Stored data

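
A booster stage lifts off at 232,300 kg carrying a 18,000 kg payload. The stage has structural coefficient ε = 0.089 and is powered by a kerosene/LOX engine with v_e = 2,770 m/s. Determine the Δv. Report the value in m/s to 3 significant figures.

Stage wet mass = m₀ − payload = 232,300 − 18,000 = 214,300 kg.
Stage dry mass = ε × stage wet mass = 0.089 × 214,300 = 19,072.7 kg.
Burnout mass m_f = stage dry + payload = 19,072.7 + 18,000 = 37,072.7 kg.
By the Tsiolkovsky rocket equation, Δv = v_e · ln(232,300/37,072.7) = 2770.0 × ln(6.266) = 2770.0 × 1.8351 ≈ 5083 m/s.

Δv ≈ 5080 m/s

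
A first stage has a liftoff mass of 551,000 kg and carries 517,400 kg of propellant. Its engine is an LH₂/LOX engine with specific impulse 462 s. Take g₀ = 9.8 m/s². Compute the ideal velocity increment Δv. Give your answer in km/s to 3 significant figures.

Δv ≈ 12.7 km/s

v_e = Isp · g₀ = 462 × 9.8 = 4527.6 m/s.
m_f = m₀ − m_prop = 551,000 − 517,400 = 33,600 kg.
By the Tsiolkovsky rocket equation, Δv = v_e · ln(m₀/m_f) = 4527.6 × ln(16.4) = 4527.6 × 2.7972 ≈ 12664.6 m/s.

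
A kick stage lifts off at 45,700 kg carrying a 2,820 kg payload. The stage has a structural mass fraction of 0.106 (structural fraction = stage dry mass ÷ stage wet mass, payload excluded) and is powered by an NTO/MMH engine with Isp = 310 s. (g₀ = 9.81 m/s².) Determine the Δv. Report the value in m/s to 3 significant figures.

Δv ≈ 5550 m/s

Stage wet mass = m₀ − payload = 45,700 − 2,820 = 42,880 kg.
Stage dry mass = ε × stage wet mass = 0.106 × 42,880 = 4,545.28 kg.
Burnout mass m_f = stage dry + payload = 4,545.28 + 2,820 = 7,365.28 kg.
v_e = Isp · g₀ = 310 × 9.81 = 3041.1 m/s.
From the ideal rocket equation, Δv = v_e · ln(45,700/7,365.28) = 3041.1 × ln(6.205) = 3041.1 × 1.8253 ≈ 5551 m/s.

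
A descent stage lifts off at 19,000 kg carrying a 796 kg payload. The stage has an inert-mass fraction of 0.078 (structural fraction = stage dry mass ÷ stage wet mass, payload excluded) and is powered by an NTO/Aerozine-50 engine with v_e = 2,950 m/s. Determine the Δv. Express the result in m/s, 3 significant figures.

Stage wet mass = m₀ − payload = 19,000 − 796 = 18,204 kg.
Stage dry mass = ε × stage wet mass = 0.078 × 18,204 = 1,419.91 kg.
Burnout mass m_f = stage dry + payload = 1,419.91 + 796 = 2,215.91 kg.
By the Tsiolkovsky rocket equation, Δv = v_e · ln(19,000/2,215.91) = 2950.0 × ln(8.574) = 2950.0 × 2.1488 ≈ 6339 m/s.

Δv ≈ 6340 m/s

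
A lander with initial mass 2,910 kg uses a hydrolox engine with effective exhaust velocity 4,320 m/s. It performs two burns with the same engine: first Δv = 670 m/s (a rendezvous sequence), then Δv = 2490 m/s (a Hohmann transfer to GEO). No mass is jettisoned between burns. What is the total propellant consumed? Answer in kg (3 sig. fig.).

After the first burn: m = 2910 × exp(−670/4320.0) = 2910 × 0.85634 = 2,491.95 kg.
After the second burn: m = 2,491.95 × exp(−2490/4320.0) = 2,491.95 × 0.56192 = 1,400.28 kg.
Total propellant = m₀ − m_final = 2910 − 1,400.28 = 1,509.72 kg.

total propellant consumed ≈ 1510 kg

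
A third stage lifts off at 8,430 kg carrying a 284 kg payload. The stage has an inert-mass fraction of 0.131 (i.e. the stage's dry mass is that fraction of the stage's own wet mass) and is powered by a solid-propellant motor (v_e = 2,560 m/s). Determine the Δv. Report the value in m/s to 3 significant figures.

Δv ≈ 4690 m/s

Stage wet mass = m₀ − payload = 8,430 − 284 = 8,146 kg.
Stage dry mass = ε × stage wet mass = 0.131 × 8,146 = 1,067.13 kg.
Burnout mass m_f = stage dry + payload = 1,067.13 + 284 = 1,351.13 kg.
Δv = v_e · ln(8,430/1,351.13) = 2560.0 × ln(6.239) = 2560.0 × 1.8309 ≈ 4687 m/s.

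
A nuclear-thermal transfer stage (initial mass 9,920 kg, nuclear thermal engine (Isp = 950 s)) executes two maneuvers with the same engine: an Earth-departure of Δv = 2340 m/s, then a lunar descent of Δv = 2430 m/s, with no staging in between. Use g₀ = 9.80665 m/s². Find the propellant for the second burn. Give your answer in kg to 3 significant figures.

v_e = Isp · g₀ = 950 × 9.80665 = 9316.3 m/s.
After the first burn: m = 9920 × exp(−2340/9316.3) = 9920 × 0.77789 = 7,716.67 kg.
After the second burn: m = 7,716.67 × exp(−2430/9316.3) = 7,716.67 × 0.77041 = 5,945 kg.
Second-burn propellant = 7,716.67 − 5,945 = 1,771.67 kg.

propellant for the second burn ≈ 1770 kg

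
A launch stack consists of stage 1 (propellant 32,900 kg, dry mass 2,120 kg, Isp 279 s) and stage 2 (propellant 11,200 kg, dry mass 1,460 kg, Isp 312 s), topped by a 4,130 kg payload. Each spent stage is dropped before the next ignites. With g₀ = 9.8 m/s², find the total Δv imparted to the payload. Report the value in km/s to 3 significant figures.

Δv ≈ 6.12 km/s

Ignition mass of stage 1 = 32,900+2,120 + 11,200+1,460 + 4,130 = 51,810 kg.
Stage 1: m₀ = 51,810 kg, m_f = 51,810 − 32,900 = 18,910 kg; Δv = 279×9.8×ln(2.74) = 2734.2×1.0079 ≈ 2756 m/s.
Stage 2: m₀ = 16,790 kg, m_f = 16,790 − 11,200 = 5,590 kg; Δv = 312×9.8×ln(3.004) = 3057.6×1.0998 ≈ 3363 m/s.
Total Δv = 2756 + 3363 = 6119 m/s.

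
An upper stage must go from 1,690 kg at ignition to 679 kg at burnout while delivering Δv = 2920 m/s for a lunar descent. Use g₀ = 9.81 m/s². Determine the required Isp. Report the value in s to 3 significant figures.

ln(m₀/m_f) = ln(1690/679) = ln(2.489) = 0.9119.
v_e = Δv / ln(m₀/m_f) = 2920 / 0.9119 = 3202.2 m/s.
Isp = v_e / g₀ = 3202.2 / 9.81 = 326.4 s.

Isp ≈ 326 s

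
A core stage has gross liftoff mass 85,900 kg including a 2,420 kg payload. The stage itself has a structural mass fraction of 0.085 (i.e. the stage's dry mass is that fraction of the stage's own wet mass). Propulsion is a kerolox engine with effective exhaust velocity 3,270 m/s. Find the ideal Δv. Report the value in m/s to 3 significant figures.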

* * *

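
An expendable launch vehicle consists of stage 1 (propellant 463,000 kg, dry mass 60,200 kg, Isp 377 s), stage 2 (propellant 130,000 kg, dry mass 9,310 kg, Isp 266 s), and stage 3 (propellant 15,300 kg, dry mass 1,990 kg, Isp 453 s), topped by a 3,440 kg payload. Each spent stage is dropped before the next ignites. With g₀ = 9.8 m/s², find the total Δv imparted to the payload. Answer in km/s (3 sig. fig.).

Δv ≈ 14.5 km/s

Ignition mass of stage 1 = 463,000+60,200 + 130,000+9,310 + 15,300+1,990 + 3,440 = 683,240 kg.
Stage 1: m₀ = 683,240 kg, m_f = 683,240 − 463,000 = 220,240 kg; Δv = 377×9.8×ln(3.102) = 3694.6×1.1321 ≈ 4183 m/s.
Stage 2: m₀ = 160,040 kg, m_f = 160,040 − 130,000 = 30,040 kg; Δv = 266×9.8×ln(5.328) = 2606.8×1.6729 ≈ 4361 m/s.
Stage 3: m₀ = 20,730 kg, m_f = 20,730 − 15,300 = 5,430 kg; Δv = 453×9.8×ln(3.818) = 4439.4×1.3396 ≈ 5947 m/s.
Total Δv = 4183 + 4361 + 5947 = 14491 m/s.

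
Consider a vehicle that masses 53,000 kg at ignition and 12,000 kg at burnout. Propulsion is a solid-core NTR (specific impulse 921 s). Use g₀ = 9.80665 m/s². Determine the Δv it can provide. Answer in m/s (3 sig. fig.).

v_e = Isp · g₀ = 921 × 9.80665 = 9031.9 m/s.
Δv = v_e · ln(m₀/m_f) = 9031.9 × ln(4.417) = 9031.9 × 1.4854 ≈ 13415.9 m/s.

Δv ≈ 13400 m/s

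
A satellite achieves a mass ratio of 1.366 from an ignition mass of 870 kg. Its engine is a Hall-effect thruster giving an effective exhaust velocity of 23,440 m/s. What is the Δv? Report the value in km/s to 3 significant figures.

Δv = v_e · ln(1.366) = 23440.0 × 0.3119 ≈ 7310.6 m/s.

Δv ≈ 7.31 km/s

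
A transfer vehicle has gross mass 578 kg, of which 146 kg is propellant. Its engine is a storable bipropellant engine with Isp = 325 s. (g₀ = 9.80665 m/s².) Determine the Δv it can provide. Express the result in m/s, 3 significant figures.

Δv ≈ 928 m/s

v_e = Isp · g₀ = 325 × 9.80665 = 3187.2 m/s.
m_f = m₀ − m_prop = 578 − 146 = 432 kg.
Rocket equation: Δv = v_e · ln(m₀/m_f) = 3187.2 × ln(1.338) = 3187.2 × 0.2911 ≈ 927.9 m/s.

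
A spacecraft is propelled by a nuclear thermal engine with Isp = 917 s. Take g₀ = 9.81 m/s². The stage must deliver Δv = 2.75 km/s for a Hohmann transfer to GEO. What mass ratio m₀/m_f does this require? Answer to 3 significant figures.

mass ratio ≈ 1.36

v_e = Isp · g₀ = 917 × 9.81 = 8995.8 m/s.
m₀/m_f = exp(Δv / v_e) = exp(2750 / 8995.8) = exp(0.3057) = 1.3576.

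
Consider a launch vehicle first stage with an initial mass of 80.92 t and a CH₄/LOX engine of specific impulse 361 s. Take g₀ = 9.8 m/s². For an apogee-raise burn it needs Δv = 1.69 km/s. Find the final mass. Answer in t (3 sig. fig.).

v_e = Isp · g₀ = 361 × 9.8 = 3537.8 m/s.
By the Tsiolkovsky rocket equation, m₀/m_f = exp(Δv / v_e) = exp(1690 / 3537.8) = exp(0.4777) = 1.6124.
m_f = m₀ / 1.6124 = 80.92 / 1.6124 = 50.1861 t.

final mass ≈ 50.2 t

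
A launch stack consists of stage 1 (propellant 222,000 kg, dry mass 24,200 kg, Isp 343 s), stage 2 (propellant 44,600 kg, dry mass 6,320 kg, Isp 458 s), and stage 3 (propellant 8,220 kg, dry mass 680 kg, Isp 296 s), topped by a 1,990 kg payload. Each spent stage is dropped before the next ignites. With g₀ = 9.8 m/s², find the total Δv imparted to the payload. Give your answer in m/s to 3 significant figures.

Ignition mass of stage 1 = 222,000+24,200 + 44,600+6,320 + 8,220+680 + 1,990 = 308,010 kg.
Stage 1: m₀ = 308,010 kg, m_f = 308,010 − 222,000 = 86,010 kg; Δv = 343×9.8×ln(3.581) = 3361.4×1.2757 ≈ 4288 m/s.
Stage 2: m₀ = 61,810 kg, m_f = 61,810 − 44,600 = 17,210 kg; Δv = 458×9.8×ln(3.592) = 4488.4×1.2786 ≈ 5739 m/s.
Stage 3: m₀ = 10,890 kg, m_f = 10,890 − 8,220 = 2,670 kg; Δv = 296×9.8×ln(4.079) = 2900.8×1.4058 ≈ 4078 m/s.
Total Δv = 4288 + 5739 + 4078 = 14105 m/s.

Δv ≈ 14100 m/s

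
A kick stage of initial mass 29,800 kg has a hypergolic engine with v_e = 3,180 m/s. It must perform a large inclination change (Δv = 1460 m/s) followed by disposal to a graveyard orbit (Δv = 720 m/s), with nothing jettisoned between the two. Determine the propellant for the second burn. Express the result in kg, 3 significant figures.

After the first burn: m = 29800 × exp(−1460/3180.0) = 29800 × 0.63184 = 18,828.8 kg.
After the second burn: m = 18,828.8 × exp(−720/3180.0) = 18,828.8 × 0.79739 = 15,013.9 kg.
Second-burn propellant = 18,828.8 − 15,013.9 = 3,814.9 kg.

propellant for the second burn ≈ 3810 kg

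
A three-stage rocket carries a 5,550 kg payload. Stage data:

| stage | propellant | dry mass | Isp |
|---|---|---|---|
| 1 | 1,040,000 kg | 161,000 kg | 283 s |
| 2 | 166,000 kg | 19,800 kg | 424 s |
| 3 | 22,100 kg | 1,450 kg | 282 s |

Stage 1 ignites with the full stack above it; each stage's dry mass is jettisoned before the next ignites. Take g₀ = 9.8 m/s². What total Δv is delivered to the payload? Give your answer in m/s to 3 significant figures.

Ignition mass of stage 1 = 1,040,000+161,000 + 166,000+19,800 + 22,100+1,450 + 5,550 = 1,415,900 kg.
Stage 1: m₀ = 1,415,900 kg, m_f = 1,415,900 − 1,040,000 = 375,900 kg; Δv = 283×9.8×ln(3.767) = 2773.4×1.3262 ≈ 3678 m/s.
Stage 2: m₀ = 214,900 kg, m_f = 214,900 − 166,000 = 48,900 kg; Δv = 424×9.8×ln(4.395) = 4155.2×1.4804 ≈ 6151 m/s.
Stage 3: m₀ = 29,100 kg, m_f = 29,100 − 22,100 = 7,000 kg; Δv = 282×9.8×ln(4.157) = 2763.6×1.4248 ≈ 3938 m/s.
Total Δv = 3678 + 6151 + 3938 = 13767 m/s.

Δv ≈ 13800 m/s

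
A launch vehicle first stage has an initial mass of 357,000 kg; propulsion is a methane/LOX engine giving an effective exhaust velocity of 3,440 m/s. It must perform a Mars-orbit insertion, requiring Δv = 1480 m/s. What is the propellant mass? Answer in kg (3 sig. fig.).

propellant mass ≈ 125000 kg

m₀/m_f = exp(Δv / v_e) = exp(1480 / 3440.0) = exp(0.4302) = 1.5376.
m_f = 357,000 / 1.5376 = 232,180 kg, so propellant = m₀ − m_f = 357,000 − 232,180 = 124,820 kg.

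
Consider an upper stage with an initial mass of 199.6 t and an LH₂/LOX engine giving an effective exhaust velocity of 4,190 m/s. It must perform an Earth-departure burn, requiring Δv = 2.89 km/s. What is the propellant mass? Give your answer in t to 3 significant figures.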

### WORK TO COMPLETE
The reply should consist solely of the lines above from the one that has "A launch stack consists of stage 1 (propellant 222,000" through the one that has "kg | 282 s |", reproduced exactly.

### TASK SOLUTION
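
A launch stack consists of stage 1 (propellant 222,000 kg, dry mass 24,200 kg, Isp 343 s), stage 2 (propellant 44,600 kg, dry mass 6,320 kg, Isp 458 s), and stage 3 (propellant 8,220 kg, dry mass 680 kg, Isp 296 s), topped by a 1,990 kg payload. Each spent stage is dropped before the next ignites. With g₀ = 9.8 m/s², find the total Δv imparted to the payload. Give your answer in m/s to 3 significant figures.

Ignition mass of stage 1 = 222,000+24,200 + 44,600+6,320 + 8,220+680 + 1,990 = 308,010 kg.
Stage 1: m₀ = 308,010 kg, m_f = 308,010 − 222,000 = 86,010 kg; Δv = 343×9.8×ln(3.581) = 3361.4×1.2757 ≈ 4288 m/s.
Stage 2: m₀ = 61,810 kg, m_f = 61,810 − 44,600 = 17,210 kg; Δv = 458×9.8×ln(3.592) = 4488.4×1.2786 ≈ 5739 m/s.
Stage 3: m₀ = 10,890 kg, m_f = 10,890 − 8,220 = 2,670 kg; Δv = 296×9.8×ln(4.079) = 2900.8×1.4058 ≈ 4078 m/s.
Total Δv = 4288 + 5739 + 4078 = 14105 m/s.

Δv ≈ 14100 m/s

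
A kick stage of initial mass 29,800 kg has a hypergolic engine with v_e = 3,180 m/s. It must perform a large inclination change (Δv = 1460 m/s) followed by disposal to a graveyard orbit (Δv = 720 m/s), with nothing jettisoned between the two. Determine the propellant for the second burn. Express the result in kg, 3 significant figures.

After the first burn: m = 29800 × exp(−1460/3180.0) = 29800 × 0.63184 = 18,828.8 kg.
After the second burn: m = 18,828.8 × exp(−720/3180.0) = 18,828.8 × 0.79739 = 15,013.9 kg.
Second-burn propellant = 18,828.8 − 15,013.9 = 3,814.9 kg.

propellant for the second burn ≈ 3810 kg

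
A three-stage rocket carries a 5,550 kg payload. Stage data:

| stage | propellant | dry mass | Isp |
|---|---|---|---|
| 1 | 1,040,000 kg | 161,000 kg | 283 s |
| 2 | 166,000 kg | 19,800 kg | 424 s |
| 3 | 22,100 kg | 1,450 kg | 282 s |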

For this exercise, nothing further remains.